Stored items:
=== Begin Enclosure ===
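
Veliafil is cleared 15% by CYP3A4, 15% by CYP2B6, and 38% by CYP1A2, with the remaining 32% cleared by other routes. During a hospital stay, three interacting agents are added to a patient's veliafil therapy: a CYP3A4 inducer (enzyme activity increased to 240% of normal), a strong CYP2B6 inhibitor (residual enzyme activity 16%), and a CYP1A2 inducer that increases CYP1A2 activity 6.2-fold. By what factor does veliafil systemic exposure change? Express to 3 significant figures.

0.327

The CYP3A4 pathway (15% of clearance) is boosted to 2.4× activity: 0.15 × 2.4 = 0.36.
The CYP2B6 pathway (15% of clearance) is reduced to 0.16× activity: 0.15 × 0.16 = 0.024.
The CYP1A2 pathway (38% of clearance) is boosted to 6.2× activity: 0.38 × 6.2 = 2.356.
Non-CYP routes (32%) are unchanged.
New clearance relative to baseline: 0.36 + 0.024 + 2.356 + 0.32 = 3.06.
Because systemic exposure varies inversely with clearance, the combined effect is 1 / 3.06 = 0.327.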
=== End Enclosure ===
=== Begin Enclosure ===
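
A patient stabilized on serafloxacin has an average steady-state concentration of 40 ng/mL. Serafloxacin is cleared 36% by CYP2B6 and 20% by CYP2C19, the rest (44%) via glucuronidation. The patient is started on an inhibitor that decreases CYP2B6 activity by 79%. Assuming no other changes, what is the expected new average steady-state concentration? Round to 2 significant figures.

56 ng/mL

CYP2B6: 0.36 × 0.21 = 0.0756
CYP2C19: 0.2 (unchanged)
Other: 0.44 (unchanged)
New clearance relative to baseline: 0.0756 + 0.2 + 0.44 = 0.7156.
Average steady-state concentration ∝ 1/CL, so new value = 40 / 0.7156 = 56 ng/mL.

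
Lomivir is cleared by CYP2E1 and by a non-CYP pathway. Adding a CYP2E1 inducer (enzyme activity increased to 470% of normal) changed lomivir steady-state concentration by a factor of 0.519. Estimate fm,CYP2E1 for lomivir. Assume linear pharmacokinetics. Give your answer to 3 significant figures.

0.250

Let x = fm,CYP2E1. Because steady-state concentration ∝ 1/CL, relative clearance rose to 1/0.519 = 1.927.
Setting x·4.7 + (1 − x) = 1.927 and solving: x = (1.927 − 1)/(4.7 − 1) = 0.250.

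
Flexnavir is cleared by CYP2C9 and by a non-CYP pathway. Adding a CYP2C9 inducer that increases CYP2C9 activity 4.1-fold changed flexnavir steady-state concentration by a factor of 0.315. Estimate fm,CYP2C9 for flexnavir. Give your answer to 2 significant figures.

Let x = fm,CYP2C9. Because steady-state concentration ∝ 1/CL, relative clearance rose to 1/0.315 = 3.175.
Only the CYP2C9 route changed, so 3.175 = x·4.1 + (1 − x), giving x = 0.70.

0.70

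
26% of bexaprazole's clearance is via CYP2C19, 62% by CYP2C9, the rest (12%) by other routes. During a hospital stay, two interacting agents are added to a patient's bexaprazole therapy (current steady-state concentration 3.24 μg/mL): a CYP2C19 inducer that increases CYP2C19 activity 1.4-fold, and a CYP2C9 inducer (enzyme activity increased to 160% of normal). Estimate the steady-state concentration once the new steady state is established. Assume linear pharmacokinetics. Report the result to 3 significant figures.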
=== End Enclosure ===
WHAT IS EXPECTED: From the data above, output exactly the lines between the one containing "A patient stabilized" and the one containing "26% of bexaprazole's", counting both of them.

RESULT OF THIS TASK:
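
A patient stabilized on serafloxacin has an average steady-state concentration of 40 ng/mL. Serafloxacin is cleared 36% by CYP2B6 and 20% by CYP2C19, the rest (44%) via glucuronidation. The patient is started on an inhibitor that decreases CYP2B6 activity by 79%. Assuming no other changes, what is the expected new average steady-state concentration? Round to 2 significant figures.

56 ng/mL

CYP2B6: 0.36 × 0.21 = 0.0756
CYP2C19: 0.2 (unchanged)
Other: 0.44 (unchanged)
New clearance relative to baseline: 0.0756 + 0.2 + 0.44 = 0.7156.
Average steady-state concentration ∝ 1/CL, so new value = 40 / 0.7156 = 56 ng/mL.

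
Lomivir is cleared by CYP2E1 and by a non-CYP pathway. Adding a CYP2E1 inducer (enzyme activity increased to 470% of normal) changed lomivir steady-state concentration by a factor of 0.519. Estimate fm,CYP2E1 for lomivir. Assume linear pharmacokinetics. Give your answer to 3 significant figures.

0.250

Let x = fm,CYP2E1. Because steady-state concentration ∝ 1/CL, relative clearance rose to 1/0.519 = 1.927.
Setting x·4.7 + (1 − x) = 1.927 and solving: x = (1.927 − 1)/(4.7 − 1) = 0.250.

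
Flexnavir is cleared by CYP2C9 and by a non-CYP pathway. Adding a CYP2C9 inducer that increases CYP2C9 activity 4.1-fold changed flexnavir steady-state concentration by a factor of 0.315. Estimate fm,CYP2C9 for flexnavir. Give your answer to 2 significant figures.

Let x = fm,CYP2C9. Because steady-state concentration ∝ 1/CL, relative clearance rose to 1/0.315 = 3.175.
Only the CYP2C9 route changed, so 3.175 = x·4.1 + (1 − x), giving x = 0.70.

0.70

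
26% of bexaprazole's clearance is via CYP2C19, 62% by CYP2C9, the rest (12%) by other routes. During a hospital stay, two interacting agents are added to a patient's bexaprazole therapy (current steady-state concentration 3.24 μg/mL): a CYP2C19 inducer that increases CYP2C19 activity 1.4-fold, and a CYP2C9 inducer (enzyme activity increased to 160% of normal). Estimate the steady-state concentration once the new steady state is established. Assume linear pharmacokinetics. Report the result to 3 significant figures.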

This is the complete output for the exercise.